## Data to use
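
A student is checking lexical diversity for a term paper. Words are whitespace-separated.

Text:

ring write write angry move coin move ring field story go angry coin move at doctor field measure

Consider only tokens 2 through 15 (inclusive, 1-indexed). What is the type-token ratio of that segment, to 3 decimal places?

Segment tokens 2–15: write, write, angry, move, coin, move, ring, field, story, go, angry, coin, move, at
Segment N = 14, segment V = 9.
TTR = 9 / 14 = 0.643

0.643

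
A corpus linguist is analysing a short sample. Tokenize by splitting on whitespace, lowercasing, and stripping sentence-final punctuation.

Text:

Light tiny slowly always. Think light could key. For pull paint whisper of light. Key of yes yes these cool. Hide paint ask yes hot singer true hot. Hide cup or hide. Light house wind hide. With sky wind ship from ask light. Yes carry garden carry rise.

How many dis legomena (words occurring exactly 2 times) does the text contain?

7

Frequencies: light:5, yes:4, hide:4, key:2, paint:2, of:2, ask:2, hot:2, wind:2, carry:2, tiny:1, slowly:1, always:1, think:1, could:1, for:1, pull:1, whisper:1, these:1, cool:1, … (11 more, each freq 1)
Words with frequency 2: ask, carry, hot, key, of, paint, wind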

## The task
Your reply should contain every entry, repeated exactly.

## Task response
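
A student is checking lexical diversity for a term paper. Words are whitespace-separated.

Text:

ring write write angry move coin move ring field story go angry coin move at doctor field measure

Consider only tokens 2 through 15 (inclusive, 1-indexed). What is the type-token ratio of that segment, to 3 decimal places?

Segment tokens 2–15: write, write, angry, move, coin, move, ring, field, story, go, angry, coin, move, at
Segment N = 14, segment V = 9.
TTR = 9 / 14 = 0.643

0.643

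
A corpus linguist is analysing a short sample. Tokenize by splitting on whitespace, lowercasing, and stripping sentence-final punctuation.

Text:

Light tiny slowly always. Think light could key. For pull paint whisper of light. Key of yes yes these cool. Hide paint ask yes hot singer true hot. Hide cup or hide. Light house wind hide. With sky wind ship from ask light. Yes carry garden carry rise.

How many dis legomena (words occurring exactly 2 times) does the text contain?

7

Frequencies: light:5, yes:4, hide:4, key:2, paint:2, of:2, ask:2, hot:2, wind:2, carry:2, tiny:1, slowly:1, always:1, think:1, could:1, for:1, pull:1, whisper:1, these:1, cool:1, … (11 more, each freq 1)
Words with frequency 2: ask, carry, hot, key, of, paint, wind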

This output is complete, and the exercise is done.